▶ Data for the task
□ □ □ □

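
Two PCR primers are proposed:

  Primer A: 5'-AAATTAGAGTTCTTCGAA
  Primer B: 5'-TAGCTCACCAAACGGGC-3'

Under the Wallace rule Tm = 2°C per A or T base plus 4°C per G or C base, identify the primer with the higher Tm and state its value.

Primer B, 54°C

Primer A: A+T=13, G+C=5 → Tm = 2(13)+4(5) = 46°C
Primer B: A+T=7, G+C=10 → Tm = 2(7)+4(10) = 54°C
46°C vs 54°C → primer B is higher.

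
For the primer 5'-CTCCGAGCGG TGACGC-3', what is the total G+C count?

12

Scanning the sequence gives A=2, G=6, T=2, C=6.
G+C = 6 + 6 = 12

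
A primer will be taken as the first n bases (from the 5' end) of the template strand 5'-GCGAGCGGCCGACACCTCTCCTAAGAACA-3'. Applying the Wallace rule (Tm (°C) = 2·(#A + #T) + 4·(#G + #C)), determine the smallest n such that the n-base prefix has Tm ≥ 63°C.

First 17 bases: GCGAGCGGCCGACACCT → Tm = 60°C (< 63°C)
First 18 bases: GCGAGCGGCCGACACCTC → Tm = 64°C (≥ 63°C)
Each additional base adds 2°C (A/T) or 4°C (G/C), so Tm is non-decreasing in n; n = 18 is the first length to reach 63°C.

n = 18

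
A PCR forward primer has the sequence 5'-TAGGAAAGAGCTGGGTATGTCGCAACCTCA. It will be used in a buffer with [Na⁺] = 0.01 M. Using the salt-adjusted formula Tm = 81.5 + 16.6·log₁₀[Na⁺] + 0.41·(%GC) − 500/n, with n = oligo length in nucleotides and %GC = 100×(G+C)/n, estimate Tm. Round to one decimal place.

52.1°C

Length n = 30. C=6, T=6, A=9, G=9
G+C = 15, so %GC = 15/30 × 100 = 50%
Salt term: 16.6 × (-2) = -33.2
GC term: 0.41 × 50 = 20.5; length term: −500/30 = −16.667
Tm = 81.5 + (-33.2) + 20.5 − 16.667 = 52.133 → 52.1°C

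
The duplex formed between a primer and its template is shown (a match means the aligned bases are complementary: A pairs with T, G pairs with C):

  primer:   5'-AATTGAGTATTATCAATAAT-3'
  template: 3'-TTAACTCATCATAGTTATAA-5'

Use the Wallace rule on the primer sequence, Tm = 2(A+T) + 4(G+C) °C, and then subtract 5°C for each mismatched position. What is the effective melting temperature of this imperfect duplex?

Primer base counts: A=9, T=8, G=2, C=1 → A+T=17, G+C=3
Perfect-match Tm = 2(17) + 4(3) = 34 + 12 = 46°C
Mismatches (positions where the bases are not complementary): 2 (at positions 10, 19)
Effective Tm = 46 − 2×5 = 46 − 10 = 36°C

36°C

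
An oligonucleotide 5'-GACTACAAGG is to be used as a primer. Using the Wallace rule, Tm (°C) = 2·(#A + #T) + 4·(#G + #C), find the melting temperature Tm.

30°C

Scanning the sequence gives A=4, C=2, T=1, G=3.
AT pairs contribute 5, GC pairs contribute 5.
Tm = 2×5 + 4×5 = 30°C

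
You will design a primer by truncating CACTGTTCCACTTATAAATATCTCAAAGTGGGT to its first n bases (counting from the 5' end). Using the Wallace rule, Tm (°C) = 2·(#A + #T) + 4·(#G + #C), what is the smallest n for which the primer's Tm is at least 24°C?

n = 8

First 7 bases: CACTGTT → Tm = 20°C (< 24°C)
First 8 bases: CACTGTTC → Tm = 24°C (≥ 24°C)
Since every base adds ≥2°C, Tm only increases with n, so the threshold is first crossed at n = 8.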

□ □ □ □

▶ Exercise
Restate every line of the listing word for word.

▶ Answer box
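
Two PCR primers are proposed:

  Primer A: 5'-AAATTAGAGTTCTTCGAA
  Primer B: 5'-TAGCTCACCAAACGGGC-3'

Under the Wallace rule Tm = 2°C per A or T base plus 4°C per G or C base, identify the primer with the higher Tm and state its value.

Primer B, 54°C

Primer A: A+T=13, G+C=5 → Tm = 2(13)+4(5) = 46°C
Primer B: A+T=7, G+C=10 → Tm = 2(7)+4(10) = 54°C
46°C vs 54°C → primer B is higher.

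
For the primer 5'-CTCCGAGCGG TGACGC-3', what is the total G+C count?

12

Scanning the sequence gives A=2, G=6, T=2, C=6.
G+C = 6 + 6 = 12

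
A primer will be taken as the first n bases (from the 5' end) of the template strand 5'-GCGAGCGGCCGACACCTCTCCTAAGAACA-3'. Applying the Wallace rule (Tm (°C) = 2·(#A + #T) + 4·(#G + #C)), determine the smallest n such that the n-base prefix has Tm ≥ 63°C.

First 17 bases: GCGAGCGGCCGACACCT → Tm = 60°C (< 63°C)
First 18 bases: GCGAGCGGCCGACACCTC → Tm = 64°C (≥ 63°C)
Each additional base adds 2°C (A/T) or 4°C (G/C), so Tm is non-decreasing in n; n = 18 is the first length to reach 63°C.

n = 18

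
A PCR forward primer has the sequence 5'-TAGGAAAGAGCTGGGTATGTCGCAACCTCA. It will be used in a buffer with [Na⁺] = 0.01 M. Using the salt-adjusted formula Tm = 81.5 + 16.6·log₁₀[Na⁺] + 0.41·(%GC) − 500/n, with n = oligo length in nucleotides and %GC = 100×(G+C)/n, estimate Tm. Round to one decimal place.

52.1°C

Length n = 30. C=6, T=6, A=9, G=9
G+C = 15, so %GC = 15/30 × 100 = 50%
Salt term: 16.6 × (-2) = -33.2
GC term: 0.41 × 50 = 20.5; length term: −500/30 = −16.667
Tm = 81.5 + (-33.2) + 20.5 − 16.667 = 52.133 → 52.1°C

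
The duplex formed between a primer and its template is shown (a match means the aligned bases are complementary: A pairs with T, G pairs with C):

  primer:   5'-AATTGAGTATTATCAATAAT-3'
  template: 3'-TTAACTCATCATAGTTATAA-5'

Use the Wallace rule on the primer sequence, Tm = 2(A+T) + 4(G+C) °C, and then subtract 5°C for each mismatched position. What is the effective melting temperature of this imperfect duplex?

Primer base counts: A=9, T=8, G=2, C=1 → A+T=17, G+C=3
Perfect-match Tm = 2(17) + 4(3) = 34 + 12 = 46°C
Mismatches (positions where the bases are not complementary): 2 (at positions 10, 19)
Effective Tm = 46 − 2×5 = 46 − 10 = 36°C

36°C

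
An oligonucleotide 5'-GACTACAAGG is to be used as a primer. Using the Wallace rule, Tm (°C) = 2·(#A + #T) + 4·(#G + #C), find the melting temperature Tm.

30°C

Scanning the sequence gives A=4, C=2, T=1, G=3.
AT pairs contribute 5, GC pairs contribute 5.
Tm = 2×5 + 4×5 = 30°C

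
You will design a primer by truncating CACTGTTCCACTTATAAATATCTCAAAGTGGGT to its first n bases (counting from the 5' end). Using the Wallace rule, Tm (°C) = 2·(#A + #T) + 4·(#G + #C), what is the smallest n for which the primer's Tm is at least 24°C?

n = 8

First 7 bases: CACTGTT → Tm = 20°C (< 24°C)
First 8 bases: CACTGTTC → Tm = 24°C (≥ 24°C)
Since every base adds ≥2°C, Tm only increases with n, so the threshold is first crossed at n = 8.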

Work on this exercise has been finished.